Dataset records
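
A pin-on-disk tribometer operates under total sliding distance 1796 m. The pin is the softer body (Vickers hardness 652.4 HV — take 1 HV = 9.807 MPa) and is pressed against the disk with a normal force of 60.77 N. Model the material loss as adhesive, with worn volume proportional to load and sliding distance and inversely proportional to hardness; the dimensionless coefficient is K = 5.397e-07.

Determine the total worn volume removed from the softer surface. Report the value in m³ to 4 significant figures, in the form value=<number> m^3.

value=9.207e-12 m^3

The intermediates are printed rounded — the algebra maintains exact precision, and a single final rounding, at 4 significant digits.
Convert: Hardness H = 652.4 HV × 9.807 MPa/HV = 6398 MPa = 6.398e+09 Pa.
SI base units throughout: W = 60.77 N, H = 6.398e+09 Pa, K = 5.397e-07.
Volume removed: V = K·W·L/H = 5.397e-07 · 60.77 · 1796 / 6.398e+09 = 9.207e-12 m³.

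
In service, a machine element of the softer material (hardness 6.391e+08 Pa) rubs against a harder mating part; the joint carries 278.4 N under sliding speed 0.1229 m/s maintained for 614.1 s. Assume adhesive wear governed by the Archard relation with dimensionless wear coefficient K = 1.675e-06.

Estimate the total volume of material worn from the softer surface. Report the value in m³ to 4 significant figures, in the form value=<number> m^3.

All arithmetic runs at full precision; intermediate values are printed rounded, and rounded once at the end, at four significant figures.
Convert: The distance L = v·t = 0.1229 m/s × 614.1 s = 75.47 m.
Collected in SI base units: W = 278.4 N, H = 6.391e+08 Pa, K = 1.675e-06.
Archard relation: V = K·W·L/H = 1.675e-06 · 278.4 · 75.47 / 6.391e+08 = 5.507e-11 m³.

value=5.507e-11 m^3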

Description of the task: Line by line, retype all of the entries.

Response area:
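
A pin-on-disk tribometer operates under total sliding distance 1796 m. The pin is the softer body (Vickers hardness 652.4 HV — take 1 HV = 9.807 MPa) and is pressed against the disk with a normal force of 60.77 N. Model the material loss as adhesive, with worn volume proportional to load and sliding distance and inversely proportional to hardness; the dimensionless coefficient is K = 5.397e-07.

Determine the total worn volume removed from the softer surface. Report the value in m³ to 4 significant figures, in the form value=<number> m^3.

value=9.207e-12 m^3

The intermediates are printed rounded — the algebra maintains exact precision, and a single final rounding, at 4 significant digits.
Convert: Hardness H = 652.4 HV × 9.807 MPa/HV = 6398 MPa = 6.398e+09 Pa.
SI base units throughout: W = 60.77 N, H = 6.398e+09 Pa, K = 5.397e-07.
Volume removed: V = K·W·L/H = 5.397e-07 · 60.77 · 1796 / 6.398e+09 = 9.207e-12 m³.

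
In service, a machine element of the softer material (hardness 6.391e+08 Pa) rubs against a harder mating part; the joint carries 278.4 N under sliding speed 0.1229 m/s maintained for 614.1 s. Assume adhesive wear governed by the Archard relation with dimensionless wear coefficient K = 1.675e-06.

Estimate the total volume of material worn from the softer surface. Report the value in m³ to 4 significant figures, in the form value=<number> m^3.

All arithmetic runs at full precision; intermediate values are printed rounded, and rounded once at the end, at four significant figures.
Convert: The distance L = v·t = 0.1229 m/s × 614.1 s = 75.47 m.
Collected in SI base units: W = 278.4 N, H = 6.391e+08 Pa, K = 1.675e-06.
Archard relation: V = K·W·L/H = 1.675e-06 · 278.4 · 75.47 / 6.391e+08 = 5.507e-11 m³.

value=5.507e-11 m^3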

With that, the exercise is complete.